▶ What you need to do
Please repeat all of the records, keeping every word unchanged.

[Collected data entries]
******
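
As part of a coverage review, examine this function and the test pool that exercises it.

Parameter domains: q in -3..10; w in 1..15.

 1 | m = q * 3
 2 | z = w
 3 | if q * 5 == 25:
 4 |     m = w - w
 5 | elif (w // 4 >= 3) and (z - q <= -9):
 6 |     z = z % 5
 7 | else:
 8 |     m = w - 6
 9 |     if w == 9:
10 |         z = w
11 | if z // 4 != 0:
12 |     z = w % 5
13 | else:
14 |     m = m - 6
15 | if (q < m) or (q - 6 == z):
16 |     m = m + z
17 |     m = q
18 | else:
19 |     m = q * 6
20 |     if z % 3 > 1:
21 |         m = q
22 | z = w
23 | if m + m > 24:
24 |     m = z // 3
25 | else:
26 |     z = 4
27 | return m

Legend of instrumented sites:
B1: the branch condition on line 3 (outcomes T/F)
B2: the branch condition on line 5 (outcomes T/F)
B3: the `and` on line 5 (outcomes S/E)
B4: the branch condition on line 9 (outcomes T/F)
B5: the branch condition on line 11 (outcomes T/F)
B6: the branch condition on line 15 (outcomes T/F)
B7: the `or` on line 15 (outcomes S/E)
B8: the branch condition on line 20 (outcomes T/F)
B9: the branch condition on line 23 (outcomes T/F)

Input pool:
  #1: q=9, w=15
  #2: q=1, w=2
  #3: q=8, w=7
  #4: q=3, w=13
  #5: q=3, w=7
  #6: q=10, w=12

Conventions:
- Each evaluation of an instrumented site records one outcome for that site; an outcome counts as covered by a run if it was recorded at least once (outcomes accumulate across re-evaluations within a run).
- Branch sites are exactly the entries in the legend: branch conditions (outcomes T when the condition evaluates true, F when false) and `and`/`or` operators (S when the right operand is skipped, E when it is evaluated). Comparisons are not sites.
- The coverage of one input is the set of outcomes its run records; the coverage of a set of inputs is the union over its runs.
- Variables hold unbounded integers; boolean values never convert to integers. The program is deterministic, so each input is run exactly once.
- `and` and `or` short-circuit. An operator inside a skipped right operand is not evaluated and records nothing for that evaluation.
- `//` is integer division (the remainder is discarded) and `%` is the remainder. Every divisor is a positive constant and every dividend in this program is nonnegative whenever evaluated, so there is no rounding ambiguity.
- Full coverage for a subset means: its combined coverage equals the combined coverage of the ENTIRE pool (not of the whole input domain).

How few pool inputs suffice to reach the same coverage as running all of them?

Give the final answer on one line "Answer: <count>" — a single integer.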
******
▶ Response
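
As part of a coverage review, examine this function and the test pool that exercises it.

Parameter domains: q in -3..10; w in 1..15.

 1 | m = q * 3
 2 | z = w
 3 | if q * 5 == 25:
 4 |     m = w - w
 5 | elif (w // 4 >= 3) and (z - q <= -9):
 6 |     z = z % 5
 7 | else:
 8 |     m = w - 6
 9 |     if w == 9:
10 |         z = w
11 | if z // 4 != 0:
12 |     z = w % 5
13 | else:
14 |     m = m - 6
15 | if (q < m) or (q - 6 == z):
16 |     m = m + z
17 |     m = q
18 | else:
19 |     m = q * 6
20 |     if z % 3 > 1:
21 |         m = q
22 | z = w
23 | if m + m > 24:
24 |     m = z // 3
25 | else:
26 |     z = 4
27 | return m

Legend of instrumented sites:
B1: the branch condition on line 3 (outcomes T/F)
B2: the branch condition on line 5 (outcomes T/F)
B3: the `and` on line 5 (outcomes S/E)
B4: the branch condition on line 9 (outcomes T/F)
B5: the branch condition on line 11 (outcomes T/F)
B6: the branch condition on line 15 (outcomes T/F)
B7: the `or` on line 15 (outcomes S/E)
B8: the branch condition on line 20 (outcomes T/F)
B9: the branch condition on line 23 (outcomes T/F)

Input pool:
  #1: q=9, w=15
  #2: q=1, w=2
  #3: q=8, w=7
  #4: q=3, w=13
  #5: q=3, w=7
  #6: q=10, w=12

Conventions:
- Each evaluation of an instrumented site records one outcome for that site; an outcome counts as covered by a run if it was recorded at least once (outcomes accumulate across re-evaluations within a run).
- Branch sites are exactly the entries in the legend: branch conditions (outcomes T when the condition evaluates true, F when false) and `and`/`or` operators (S when the right operand is skipped, E when it is evaluated). Comparisons are not sites.
- The coverage of one input is the set of outcomes its run records; the coverage of a set of inputs is the union over its runs.
- Variables hold unbounded integers; boolean values never convert to integers. The program is deterministic, so each input is run exactly once.
- `and` and `or` short-circuit. An operator inside a skipped right operand is not evaluated and records nothing for that evaluation.
- `//` is integer division (the remainder is discarded) and `%` is the remainder. Every divisor is a positive constant and every dividend in this program is nonnegative whenever evaluated, so there is no rounding ambiguity.
- Full coverage for a subset means: its combined coverage equals the combined coverage of the ENTIRE pool (not of the whole input domain).

How few pool inputs suffice to reach the same coverage as running all of them?

Give the final answer on one line "Answer: <count>" — a single integer.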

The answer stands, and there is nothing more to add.